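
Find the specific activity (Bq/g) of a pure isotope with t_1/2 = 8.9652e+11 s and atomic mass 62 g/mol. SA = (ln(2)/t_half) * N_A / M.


lambda = ln(2) / t_half = ln(2) / 8.9652e+11 = 7.731531e-13 /s
SA = lambda * N_A / M
SA = 7.731531e-13 * 6.022e23 / 62
SA = 7.5096e+09 Bq/g

7.5096e+09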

### ASSIGNMENT
In full and word for word, restate the data.

### OUTPUT FOR THIS EXERCISE
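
Find the specific activity (Bq/g) of a pure isotope with t_1/2 = 8.9652e+11 s and atomic mass 62 g/mol. SA = (ln(2)/t_half) * N_A / M.


lambda = ln(2) / t_half = ln(2) / 8.9652e+11 = 7.731531e-13 /s
SA = lambda * N_A / M
SA = 7.731531e-13 * 6.022e23 / 62
SA = 7.5096e+09 Bq/g

7.5096e+09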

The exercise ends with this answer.